**PROVIDED DATA:**

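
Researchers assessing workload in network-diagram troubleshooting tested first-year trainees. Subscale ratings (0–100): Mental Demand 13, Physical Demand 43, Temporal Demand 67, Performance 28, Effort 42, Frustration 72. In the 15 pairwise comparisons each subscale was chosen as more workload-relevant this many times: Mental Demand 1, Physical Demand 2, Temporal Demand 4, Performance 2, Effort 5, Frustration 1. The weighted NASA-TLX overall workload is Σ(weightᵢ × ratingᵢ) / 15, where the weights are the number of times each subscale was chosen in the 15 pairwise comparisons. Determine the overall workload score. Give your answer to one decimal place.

The tallies are the weights (they sum to 15).
Weighted sum = 1·13 + 2·43 + 4·67 + 2·28 + 5·42 + 1·72
            = 13 + 86 + 268 + 56 + 210 + 72 = 705.
Overall workload = 705 / 15 = 47.0000 ≈ 47.0.

47.0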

**DESCRIPTION OF THE TASK:**
Please return every entry exactly as it appears.

**RESPONSE TO THE EXERCISE:**
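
Researchers assessing workload in network-diagram troubleshooting tested first-year trainees. Subscale ratings (0–100): Mental Demand 13, Physical Demand 43, Temporal Demand 67, Performance 28, Effort 42, Frustration 72. In the 15 pairwise comparisons each subscale was chosen as more workload-relevant this many times: Mental Demand 1, Physical Demand 2, Temporal Demand 4, Performance 2, Effort 5, Frustration 1. The weighted NASA-TLX overall workload is Σ(weightᵢ × ratingᵢ) / 15, where the weights are the number of times each subscale was chosen in the 15 pairwise comparisons. Determine the overall workload score. Give your answer to one decimal place.

The tallies are the weights (they sum to 15).
Weighted sum = 1·13 + 2·43 + 4·67 + 2·28 + 5·42 + 1·72
            = 13 + 86 + 268 + 56 + 210 + 72 = 705.
Overall workload = 705 / 15 = 47.0000 ≈ 47.0.

47.0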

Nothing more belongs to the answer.